Extracted records:
★ ★ ★ ★ ★ ★ ★
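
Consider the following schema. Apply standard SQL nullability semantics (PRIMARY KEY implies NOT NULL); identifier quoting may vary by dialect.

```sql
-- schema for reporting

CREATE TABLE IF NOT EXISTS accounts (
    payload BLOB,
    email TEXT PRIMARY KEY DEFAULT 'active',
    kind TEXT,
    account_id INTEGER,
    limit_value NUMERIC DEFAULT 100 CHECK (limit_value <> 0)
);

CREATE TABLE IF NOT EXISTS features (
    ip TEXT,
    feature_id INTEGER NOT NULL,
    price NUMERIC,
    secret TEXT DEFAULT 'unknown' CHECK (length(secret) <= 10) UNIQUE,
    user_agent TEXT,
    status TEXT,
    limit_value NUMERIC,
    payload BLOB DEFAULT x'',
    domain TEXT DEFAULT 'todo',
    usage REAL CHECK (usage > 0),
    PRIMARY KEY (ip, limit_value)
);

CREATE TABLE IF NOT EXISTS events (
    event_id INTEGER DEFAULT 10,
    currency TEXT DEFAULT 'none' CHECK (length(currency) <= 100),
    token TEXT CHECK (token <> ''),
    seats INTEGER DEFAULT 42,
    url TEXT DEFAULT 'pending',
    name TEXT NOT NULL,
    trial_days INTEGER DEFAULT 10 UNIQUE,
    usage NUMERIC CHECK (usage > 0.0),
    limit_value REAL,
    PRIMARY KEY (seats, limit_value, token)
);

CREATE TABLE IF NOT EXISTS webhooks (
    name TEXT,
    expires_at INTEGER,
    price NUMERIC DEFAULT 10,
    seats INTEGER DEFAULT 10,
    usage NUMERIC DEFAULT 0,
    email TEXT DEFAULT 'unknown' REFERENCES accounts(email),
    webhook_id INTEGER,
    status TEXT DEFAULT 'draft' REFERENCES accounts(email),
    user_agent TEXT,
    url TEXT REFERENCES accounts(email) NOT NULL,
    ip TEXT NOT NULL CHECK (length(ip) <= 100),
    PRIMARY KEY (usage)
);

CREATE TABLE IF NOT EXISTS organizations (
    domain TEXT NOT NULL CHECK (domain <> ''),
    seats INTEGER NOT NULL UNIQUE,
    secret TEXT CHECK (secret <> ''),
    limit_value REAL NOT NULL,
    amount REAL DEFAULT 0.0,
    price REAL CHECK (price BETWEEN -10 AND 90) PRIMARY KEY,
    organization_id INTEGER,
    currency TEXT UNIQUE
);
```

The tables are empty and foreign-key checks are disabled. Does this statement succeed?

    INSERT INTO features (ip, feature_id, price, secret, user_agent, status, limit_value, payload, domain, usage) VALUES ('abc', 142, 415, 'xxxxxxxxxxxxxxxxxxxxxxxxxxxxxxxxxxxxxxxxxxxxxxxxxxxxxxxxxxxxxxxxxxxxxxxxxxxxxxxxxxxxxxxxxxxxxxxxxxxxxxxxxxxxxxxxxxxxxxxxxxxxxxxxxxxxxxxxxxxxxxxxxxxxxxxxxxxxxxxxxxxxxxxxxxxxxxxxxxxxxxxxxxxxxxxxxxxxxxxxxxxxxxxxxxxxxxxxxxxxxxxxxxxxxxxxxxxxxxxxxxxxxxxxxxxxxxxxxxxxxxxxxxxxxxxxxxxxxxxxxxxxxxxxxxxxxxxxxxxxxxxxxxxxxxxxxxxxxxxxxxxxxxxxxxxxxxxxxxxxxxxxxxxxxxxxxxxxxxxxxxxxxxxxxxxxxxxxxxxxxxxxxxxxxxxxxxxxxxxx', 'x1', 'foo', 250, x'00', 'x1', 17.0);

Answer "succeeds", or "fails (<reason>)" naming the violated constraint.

The value 'xxxxxxxxxxxxxxxxxxxxxxxxxxxxxxxxxxxxxxxxxxxxxxxxxxxxxxxxxxxxxxxxxxxxxxxxxxxxxxxxxxxxxxxxxxxxxxxxxxxxxxxxxxxxxxxxxxxxxxxxxxxxxxxxxxxxxxxxxxxxxxxxxxxxxxxxxxxxxxxxxxxxxxxxxxxxxxxxxxxxxxxxxxxxxxxxxxxxxxxxxxxxxxxxxxxxxxxxxxxxxxxxxxxxxxxxxxxxxxxxxxxxxxxxxxxxxxxxxxxxxxxxxxxxxxxxxxxxxxxxxxxxxxxxxxxxxxxxxxxxxxxxxxxxxxxxxxxxxxxxxxxxxxxxxxxxxxxxxxxxxxxxxxxxxxxxxxxxxxxxxxxxxxxxxxxxxxxxxxxxxxxxxxxxxxxxxxxxxxxx' for secret violates CHECK (length(secret) <= 10).

fails (CHECK on secret)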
★ ★ ★ ★ ★ ★ ★
**WHAT THE TASK ASKS:**
Every line above that holds the word "UNIQUE" is to be found and copied.

**SOLUTION FOR THIS TASK:**
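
    secret TEXT DEFAULT 'unknown' CHECK (length(secret) <= 10) UNIQUE,
    trial_days INTEGER DEFAULT 10 UNIQUE,
    seats INTEGER NOT NULL UNIQUE,
    currency TEXT UNIQUE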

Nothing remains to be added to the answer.